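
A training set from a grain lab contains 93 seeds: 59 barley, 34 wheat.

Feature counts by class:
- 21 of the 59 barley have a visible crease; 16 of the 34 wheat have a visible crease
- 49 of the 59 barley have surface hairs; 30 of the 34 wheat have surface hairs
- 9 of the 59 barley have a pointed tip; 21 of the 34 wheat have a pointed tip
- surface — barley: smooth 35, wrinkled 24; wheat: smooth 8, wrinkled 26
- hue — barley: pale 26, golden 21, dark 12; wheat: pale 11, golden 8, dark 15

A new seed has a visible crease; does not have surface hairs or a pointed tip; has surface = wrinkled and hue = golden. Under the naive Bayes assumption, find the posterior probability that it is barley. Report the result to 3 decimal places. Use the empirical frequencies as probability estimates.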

▬▬▬

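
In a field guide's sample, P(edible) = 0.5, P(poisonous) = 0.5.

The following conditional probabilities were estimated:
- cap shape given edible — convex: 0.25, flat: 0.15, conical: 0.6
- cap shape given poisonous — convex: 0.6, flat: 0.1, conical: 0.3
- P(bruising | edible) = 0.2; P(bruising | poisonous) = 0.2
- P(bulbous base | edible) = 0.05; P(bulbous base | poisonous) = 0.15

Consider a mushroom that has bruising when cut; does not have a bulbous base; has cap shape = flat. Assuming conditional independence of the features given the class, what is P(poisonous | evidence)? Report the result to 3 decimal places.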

▬▬▬

PROBLEM STATEMENT: Search the entries for "conical" and copy each matching line.

RESPONSE:
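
- cap shape given edible — convex: 0.25, flat: 0.15, conical: 0.6
- cap shape given poisonous — convex: 0.6, flat: 0.1, conical: 0.3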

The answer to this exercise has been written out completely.